**Exercise description:** Would you write out, exactly as they stand, all lines from the one containing "The detections are" through the end of the listing below, and only those?

**Data in this exercise:**
----------
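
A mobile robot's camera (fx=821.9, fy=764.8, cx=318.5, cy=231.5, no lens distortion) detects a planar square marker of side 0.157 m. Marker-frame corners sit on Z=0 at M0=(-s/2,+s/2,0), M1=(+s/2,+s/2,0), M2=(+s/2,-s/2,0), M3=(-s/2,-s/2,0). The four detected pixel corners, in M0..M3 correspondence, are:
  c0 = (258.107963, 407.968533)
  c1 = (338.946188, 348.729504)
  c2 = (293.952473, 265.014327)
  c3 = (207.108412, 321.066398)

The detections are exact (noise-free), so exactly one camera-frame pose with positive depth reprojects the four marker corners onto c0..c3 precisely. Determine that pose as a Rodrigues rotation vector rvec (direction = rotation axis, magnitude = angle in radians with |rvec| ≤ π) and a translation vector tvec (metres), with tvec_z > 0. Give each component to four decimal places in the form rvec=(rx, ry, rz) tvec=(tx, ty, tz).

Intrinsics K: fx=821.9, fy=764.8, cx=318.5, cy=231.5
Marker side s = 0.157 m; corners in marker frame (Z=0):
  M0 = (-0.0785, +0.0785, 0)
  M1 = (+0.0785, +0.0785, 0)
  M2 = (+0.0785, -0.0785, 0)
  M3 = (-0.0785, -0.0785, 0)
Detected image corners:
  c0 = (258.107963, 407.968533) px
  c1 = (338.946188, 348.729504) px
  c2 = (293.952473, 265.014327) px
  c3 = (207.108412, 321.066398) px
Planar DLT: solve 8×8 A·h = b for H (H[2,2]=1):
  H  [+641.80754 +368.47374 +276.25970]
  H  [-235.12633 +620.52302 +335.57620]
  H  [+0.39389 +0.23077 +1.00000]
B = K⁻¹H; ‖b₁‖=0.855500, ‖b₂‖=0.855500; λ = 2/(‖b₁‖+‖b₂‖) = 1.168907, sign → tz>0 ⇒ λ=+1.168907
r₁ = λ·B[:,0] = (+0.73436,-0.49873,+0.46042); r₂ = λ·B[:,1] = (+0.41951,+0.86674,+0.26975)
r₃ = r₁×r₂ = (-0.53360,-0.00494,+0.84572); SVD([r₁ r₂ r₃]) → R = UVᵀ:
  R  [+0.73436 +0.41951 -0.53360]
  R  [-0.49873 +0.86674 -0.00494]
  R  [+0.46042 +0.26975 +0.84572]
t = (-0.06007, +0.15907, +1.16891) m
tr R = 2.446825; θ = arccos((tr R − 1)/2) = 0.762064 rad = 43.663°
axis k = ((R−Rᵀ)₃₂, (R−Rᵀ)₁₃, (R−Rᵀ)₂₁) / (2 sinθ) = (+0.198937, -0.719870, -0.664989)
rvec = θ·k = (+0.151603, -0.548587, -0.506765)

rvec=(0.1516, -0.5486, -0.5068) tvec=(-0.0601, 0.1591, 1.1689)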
----------
**Exercise answer:**
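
The detections are exact (noise-free), so exactly one camera-frame pose with positive depth reprojects the four marker corners onto c0..c3 precisely. Determine that pose as a Rodrigues rotation vector rvec (direction = rotation axis, magnitude = angle in radians with |rvec| ≤ π) and a translation vector tvec (metres), with tvec_z > 0. Give each component to four decimal places in the form rvec=(rx, ry, rz) tvec=(tx, ty, tz).

Intrinsics K: fx=821.9, fy=764.8, cx=318.5, cy=231.5
Marker side s = 0.157 m; corners in marker frame (Z=0):
  M0 = (-0.0785, +0.0785, 0)
  M1 = (+0.0785, +0.0785, 0)
  M2 = (+0.0785, -0.0785, 0)
  M3 = (-0.0785, -0.0785, 0)
Detected image corners:
  c0 = (258.107963, 407.968533) px
  c1 = (338.946188, 348.729504) px
  c2 = (293.952473, 265.014327) px
  c3 = (207.108412, 321.066398) px
Planar DLT: solve 8×8 A·h = b for H (H[2,2]=1):
  H  [+641.80754 +368.47374 +276.25970]
  H  [-235.12633 +620.52302 +335.57620]
  H  [+0.39389 +0.23077 +1.00000]
B = K⁻¹H; ‖b₁‖=0.855500, ‖b₂‖=0.855500; λ = 2/(‖b₁‖+‖b₂‖) = 1.168907, sign → tz>0 ⇒ λ=+1.168907
r₁ = λ·B[:,0] = (+0.73436,-0.49873,+0.46042); r₂ = λ·B[:,1] = (+0.41951,+0.86674,+0.26975)
r₃ = r₁×r₂ = (-0.53360,-0.00494,+0.84572); SVD([r₁ r₂ r₃]) → R = UVᵀ:
  R  [+0.73436 +0.41951 -0.53360]
  R  [-0.49873 +0.86674 -0.00494]
  R  [+0.46042 +0.26975 +0.84572]
t = (-0.06007, +0.15907, +1.16891) m
tr R = 2.446825; θ = arccos((tr R − 1)/2) = 0.762064 rad = 43.663°
axis k = ((R−Rᵀ)₃₂, (R−Rᵀ)₁₃, (R−Rᵀ)₂₁) / (2 sinθ) = (+0.198937, -0.719870, -0.664989)
rvec = θ·k = (+0.151603, -0.548587, -0.506765)

rvec=(0.1516, -0.5486, -0.5068) tvec=(-0.0601, 0.1591, 1.1689)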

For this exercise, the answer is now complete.